_Assigned task_. The expected output is the first line of the data below and every line after it, up to and including the line containing "Stage 1: a 18-tooth", each reproduced exactly.

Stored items
☆ ☆ ☆ ☆

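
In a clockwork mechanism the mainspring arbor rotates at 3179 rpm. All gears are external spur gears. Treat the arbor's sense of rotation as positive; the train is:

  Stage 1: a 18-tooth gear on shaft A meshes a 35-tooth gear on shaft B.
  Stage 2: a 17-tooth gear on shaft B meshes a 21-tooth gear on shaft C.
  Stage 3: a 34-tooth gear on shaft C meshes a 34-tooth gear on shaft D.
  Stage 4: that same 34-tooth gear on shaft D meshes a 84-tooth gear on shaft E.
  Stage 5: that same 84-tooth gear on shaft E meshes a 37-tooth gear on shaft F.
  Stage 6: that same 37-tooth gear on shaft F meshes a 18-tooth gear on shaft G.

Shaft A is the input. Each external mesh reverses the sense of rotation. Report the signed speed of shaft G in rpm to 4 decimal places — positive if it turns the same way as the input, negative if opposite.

+2499.9483 rpm (same as input, |ω| = 2499.9483 rpm)

Stage 1 [18T→35T]: ω = 3179.0000×18/35 = 1634.9143 rpm, dir flips to −; running = −1634.9143
Stage 2 [17T→21T]: ω = 1634.9143×17/21 = 1323.5020 rpm, dir flips to +; running = +1323.5020
Stage 3 [34T→34T]: ω = 1323.5020×34/34 = 1323.5020 rpm, dir flips to −; running = −1323.5020
Stage 4 [34T→84T]: ω = 1323.5020×34/84 = 535.7032 rpm, dir flips to +; running = +535.7032
Stage 5 [84T→37T]: ω = 535.7032×84/37 = 1216.1911 rpm, dir flips to −; running = −1216.1911
Stage 6 [37T→18T]: ω = 1216.1911×37/18 = 2499.9483 rpm, dir flips to +; running = +2499.9483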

☆ ☆ ☆ ☆

_Result of the exercise_.
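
In a clockwork mechanism the mainspring arbor rotates at 3179 rpm. All gears are external spur gears. Treat the arbor's sense of rotation as positive; the train is:

  Stage 1: a 18-tooth gear on shaft A meshes a 35-tooth gear on shaft B.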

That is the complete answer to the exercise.